▶ **Description of the task**:
Instruction for the entries that follow: retype exactly the lines from the line with "Fill the grid" to the line with "1 . . | 6 . 5 | . 7 4", both included, and omit all others.

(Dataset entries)
====================

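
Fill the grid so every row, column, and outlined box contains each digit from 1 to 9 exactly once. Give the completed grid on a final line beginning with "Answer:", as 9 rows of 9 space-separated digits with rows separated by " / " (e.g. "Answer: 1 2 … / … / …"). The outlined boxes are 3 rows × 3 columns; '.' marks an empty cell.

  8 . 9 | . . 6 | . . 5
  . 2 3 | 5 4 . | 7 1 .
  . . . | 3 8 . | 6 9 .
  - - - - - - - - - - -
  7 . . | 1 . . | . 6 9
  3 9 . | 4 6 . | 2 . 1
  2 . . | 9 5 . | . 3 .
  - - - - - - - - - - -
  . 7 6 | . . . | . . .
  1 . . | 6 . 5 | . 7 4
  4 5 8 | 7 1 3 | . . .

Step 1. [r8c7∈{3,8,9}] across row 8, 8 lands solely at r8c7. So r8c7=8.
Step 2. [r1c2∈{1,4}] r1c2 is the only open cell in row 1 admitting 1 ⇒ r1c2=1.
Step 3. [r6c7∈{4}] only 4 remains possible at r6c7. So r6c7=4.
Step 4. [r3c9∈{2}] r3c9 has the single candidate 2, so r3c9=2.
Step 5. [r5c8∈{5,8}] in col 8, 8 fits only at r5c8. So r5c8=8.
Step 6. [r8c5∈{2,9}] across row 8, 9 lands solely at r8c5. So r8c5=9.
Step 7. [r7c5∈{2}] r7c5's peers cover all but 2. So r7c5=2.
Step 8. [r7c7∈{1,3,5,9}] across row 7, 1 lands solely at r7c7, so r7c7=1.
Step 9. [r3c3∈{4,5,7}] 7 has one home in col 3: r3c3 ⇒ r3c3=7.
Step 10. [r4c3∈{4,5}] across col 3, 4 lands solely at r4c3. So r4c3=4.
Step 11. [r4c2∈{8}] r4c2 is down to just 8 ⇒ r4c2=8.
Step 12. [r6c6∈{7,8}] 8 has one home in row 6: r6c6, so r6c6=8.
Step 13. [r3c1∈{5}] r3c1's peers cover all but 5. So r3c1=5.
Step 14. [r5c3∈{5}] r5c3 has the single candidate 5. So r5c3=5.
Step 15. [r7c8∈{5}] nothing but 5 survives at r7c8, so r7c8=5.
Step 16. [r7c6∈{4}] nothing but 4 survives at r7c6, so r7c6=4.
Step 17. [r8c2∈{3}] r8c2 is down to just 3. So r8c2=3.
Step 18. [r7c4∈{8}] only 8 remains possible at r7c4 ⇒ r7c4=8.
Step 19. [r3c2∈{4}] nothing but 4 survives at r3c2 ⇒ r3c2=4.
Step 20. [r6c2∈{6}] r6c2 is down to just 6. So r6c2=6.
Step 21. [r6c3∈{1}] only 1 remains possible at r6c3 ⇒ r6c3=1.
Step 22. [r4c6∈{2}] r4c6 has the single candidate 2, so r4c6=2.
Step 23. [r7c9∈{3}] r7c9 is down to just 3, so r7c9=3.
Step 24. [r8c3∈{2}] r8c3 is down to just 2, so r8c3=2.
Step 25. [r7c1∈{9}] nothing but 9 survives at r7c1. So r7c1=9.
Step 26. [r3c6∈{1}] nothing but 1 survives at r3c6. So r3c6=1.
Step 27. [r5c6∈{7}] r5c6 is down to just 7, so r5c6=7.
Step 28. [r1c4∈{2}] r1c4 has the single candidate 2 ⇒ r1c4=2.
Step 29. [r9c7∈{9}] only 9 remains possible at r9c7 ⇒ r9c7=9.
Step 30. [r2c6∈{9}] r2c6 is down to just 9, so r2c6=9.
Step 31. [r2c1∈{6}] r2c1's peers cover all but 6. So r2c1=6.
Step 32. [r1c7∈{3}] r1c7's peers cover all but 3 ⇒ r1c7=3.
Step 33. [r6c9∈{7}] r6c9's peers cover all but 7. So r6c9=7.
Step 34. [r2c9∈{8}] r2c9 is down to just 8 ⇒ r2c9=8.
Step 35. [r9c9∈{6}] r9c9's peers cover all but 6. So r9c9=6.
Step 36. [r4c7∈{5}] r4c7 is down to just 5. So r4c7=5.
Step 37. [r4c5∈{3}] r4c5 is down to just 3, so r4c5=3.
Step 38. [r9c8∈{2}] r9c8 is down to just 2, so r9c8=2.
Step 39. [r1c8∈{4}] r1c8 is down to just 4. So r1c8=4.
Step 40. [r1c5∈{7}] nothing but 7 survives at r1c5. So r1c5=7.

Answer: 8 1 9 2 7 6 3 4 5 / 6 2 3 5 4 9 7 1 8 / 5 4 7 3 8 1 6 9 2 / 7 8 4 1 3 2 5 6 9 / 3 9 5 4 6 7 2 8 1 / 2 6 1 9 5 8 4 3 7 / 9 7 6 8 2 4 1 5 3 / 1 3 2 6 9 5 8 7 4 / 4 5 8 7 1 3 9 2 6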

====================

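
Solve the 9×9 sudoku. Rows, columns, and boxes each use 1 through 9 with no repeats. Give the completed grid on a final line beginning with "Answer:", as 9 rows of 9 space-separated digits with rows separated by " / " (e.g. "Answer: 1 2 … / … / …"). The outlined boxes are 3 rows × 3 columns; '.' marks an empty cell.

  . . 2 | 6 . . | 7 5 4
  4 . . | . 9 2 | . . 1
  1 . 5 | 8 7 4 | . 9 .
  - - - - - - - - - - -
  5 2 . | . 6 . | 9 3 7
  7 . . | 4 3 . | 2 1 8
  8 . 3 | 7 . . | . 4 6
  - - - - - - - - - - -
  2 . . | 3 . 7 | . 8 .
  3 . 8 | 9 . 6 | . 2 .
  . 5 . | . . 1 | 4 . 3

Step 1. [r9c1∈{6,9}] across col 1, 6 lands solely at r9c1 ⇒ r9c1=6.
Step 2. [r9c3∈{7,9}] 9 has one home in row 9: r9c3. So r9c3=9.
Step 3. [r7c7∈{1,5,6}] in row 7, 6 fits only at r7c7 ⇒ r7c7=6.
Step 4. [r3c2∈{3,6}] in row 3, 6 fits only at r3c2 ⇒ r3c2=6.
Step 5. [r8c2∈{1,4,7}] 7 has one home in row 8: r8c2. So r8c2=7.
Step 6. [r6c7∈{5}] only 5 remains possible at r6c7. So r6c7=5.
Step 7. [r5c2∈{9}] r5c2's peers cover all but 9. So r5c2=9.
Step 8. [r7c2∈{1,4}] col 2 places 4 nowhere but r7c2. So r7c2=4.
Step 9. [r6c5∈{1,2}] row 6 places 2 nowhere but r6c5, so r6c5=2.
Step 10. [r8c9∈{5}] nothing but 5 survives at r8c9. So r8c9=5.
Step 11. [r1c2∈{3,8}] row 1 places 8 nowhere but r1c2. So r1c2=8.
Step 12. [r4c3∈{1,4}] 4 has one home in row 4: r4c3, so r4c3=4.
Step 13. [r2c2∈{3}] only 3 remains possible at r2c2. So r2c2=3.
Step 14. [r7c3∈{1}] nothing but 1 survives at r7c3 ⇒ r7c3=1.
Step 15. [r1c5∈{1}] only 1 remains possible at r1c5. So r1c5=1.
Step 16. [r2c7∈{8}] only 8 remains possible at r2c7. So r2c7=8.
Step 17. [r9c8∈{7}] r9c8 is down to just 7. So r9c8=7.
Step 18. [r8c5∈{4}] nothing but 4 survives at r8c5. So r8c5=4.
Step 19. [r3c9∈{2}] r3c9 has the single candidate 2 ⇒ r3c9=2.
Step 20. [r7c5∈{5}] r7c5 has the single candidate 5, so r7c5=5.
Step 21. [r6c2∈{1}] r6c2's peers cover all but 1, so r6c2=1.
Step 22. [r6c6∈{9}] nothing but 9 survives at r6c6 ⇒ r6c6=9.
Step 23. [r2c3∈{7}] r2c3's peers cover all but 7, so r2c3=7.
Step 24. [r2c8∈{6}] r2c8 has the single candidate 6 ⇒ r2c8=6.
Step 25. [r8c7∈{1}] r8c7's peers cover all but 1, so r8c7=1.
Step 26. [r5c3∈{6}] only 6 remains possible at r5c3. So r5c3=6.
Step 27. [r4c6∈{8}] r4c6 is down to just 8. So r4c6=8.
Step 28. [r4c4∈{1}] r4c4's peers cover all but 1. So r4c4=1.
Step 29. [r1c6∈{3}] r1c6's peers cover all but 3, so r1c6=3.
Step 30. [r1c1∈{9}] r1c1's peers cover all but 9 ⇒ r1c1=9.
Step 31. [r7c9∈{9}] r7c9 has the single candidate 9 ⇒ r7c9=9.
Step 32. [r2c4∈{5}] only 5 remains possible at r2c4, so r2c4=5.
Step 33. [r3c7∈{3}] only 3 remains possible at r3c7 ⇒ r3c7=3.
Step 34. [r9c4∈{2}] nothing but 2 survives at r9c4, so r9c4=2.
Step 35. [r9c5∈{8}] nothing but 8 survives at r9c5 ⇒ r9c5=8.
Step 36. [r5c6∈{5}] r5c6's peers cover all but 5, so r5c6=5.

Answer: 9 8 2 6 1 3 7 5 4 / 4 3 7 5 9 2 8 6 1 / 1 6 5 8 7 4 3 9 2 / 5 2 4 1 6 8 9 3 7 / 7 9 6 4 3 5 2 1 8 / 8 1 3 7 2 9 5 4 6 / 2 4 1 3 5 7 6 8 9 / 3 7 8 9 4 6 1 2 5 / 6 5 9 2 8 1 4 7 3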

====================

▶ **Expected answer**:
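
Fill the grid so every row, column, and outlined box contains each digit from 1 to 9 exactly once. Give the completed grid on a final line beginning with "Answer:", as 9 rows of 9 space-separated digits with rows separated by " / " (e.g. "Answer: 1 2 … / … / …"). The outlined boxes are 3 rows × 3 columns; '.' marks an empty cell.

  8 . 9 | . . 6 | . . 5
  . 2 3 | 5 4 . | 7 1 .
  . . . | 3 8 . | 6 9 .
  - - - - - - - - - - -
  7 . . | 1 . . | . 6 9
  3 9 . | 4 6 . | 2 . 1
  2 . . | 9 5 . | . 3 .
  - - - - - - - - - - -
  . 7 6 | . . . | . . .
  1 . . | 6 . 5 | . 7 4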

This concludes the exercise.